• Exercise directions: Go line by line through the entries and show those that hold the string "term".

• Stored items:
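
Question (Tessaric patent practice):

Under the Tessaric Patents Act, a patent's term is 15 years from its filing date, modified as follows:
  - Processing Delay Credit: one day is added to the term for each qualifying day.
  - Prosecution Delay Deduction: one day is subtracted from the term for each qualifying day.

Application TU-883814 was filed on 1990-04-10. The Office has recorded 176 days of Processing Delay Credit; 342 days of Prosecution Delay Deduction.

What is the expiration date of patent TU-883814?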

• Final answer:
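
Under the Tessaric Patents Act, a patent's term is 15 years from its filing date, modified as follows:
  - Processing Delay Credit: one day is added to the term for each qualifying day.
  - Prosecution Delay Deduction: one day is subtracted from the term for each qualifying day.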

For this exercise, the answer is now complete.